▸ **WHAT YOU SHOULD DO**
Even where a record seems odd, copy it exactly as it appears below.

── DATA PROVIDED

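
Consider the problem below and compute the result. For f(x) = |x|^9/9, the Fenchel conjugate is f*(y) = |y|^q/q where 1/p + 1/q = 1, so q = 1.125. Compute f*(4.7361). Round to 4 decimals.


The conjugate exponent q satisfies 1/p + 1/q = 1.
p = 9, so q = 9/(9 - 1) = 1.125
|y|^q = 4.7361^1.125 = 5.7524
f*(4.7361) = 5.7524 / 1.125 = 5.1132


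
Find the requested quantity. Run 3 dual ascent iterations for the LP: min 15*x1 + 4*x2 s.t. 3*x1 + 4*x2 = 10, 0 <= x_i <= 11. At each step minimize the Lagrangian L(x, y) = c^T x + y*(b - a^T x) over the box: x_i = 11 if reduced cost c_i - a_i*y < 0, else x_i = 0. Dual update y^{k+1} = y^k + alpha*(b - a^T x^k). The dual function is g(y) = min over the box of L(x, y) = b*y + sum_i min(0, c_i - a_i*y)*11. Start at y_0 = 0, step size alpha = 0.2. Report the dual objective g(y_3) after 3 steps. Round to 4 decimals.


Dual ascent for LP: min 15*x1 + 4*x2, 3*x1 + 4*x2 = 10, 0 <= x_i <= 11
Step 1: y^k = 0.0, reduced costs: (15.0, 4.0)
  x^k = (0.0, 0.0), subgradient = b - a^T x = 10.0
  y^{k+1} = 0.0 + 0.2*10.0 = 2.0
Step 2: y^k = 2.0, reduced costs: (9.0, -4.0)
  x^k = (0.0, 11.0), subgradient = b - a^T x = -34.0
  y^{k+1} = 2.0 + 0.2*-34.0 = -4.8
Step 3: y^k = -4.8, reduced costs: (29.4, 23.2)
  x^k = (0.0, 0.0), subgradient = b - a^T x = 10.0
  y^{k+1} = -4.8 + 0.2*10.0 = -2.8
Dual objective at y_3 = -2.8: reduced costs (23.4, 15.2), box minimizer x = (0.0, 0.0)
g(y_3) = b*y + (c1 - a1*y)*x1 + (c2 - a2*y)*x2 = 10*(-2.8) + 23.4*0.0 + 15.2*0.0 = -28.0 + 0.0 + 0.0 = -28.0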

────

▸ **ANSWER TO THE EXERCISE**
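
Consider the problem below and compute the result. For f(x) = |x|^9/9, the Fenchel conjugate is f*(y) = |y|^q/q where 1/p + 1/q = 1, so q = 1.125. Compute f*(4.7361). Round to 4 decimals.


The conjugate exponent q satisfies 1/p + 1/q = 1.
p = 9, so q = 9/(9 - 1) = 1.125
|y|^q = 4.7361^1.125 = 5.7524
f*(4.7361) = 5.7524 / 1.125 = 5.1132


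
Find the requested quantity. Run 3 dual ascent iterations for the LP: min 15*x1 + 4*x2 s.t. 3*x1 + 4*x2 = 10, 0 <= x_i <= 11. At each step minimize the Lagrangian L(x, y) = c^T x + y*(b - a^T x) over the box: x_i = 11 if reduced cost c_i - a_i*y < 0, else x_i = 0. Dual update y^{k+1} = y^k + alpha*(b - a^T x^k). The dual function is g(y) = min over the box of L(x, y) = b*y + sum_i min(0, c_i - a_i*y)*11. Start at y_0 = 0, step size alpha = 0.2. Report the dual objective g(y_3) after 3 steps. Round to 4 decimals.


Dual ascent for LP: min 15*x1 + 4*x2, 3*x1 + 4*x2 = 10, 0 <= x_i <= 11
Step 1: y^k = 0.0, reduced costs: (15.0, 4.0)
  x^k = (0.0, 0.0), subgradient = b - a^T x = 10.0
  y^{k+1} = 0.0 + 0.2*10.0 = 2.0
Step 2: y^k = 2.0, reduced costs: (9.0, -4.0)
  x^k = (0.0, 11.0), subgradient = b - a^T x = -34.0
  y^{k+1} = 2.0 + 0.2*-34.0 = -4.8
Step 3: y^k = -4.8, reduced costs: (29.4, 23.2)
  x^k = (0.0, 0.0), subgradient = b - a^T x = 10.0
  y^{k+1} = -4.8 + 0.2*10.0 = -2.8
Dual objective at y_3 = -2.8: reduced costs (23.4, 15.2), box minimizer x = (0.0, 0.0)
g(y_3) = b*y + (c1 - a1*y)*x1 + (c2 - a2*y)*x2 = 10*(-2.8) + 23.4*0.0 + 15.2*0.0 = -28.0 + 0.0 + 0.0 = -28.0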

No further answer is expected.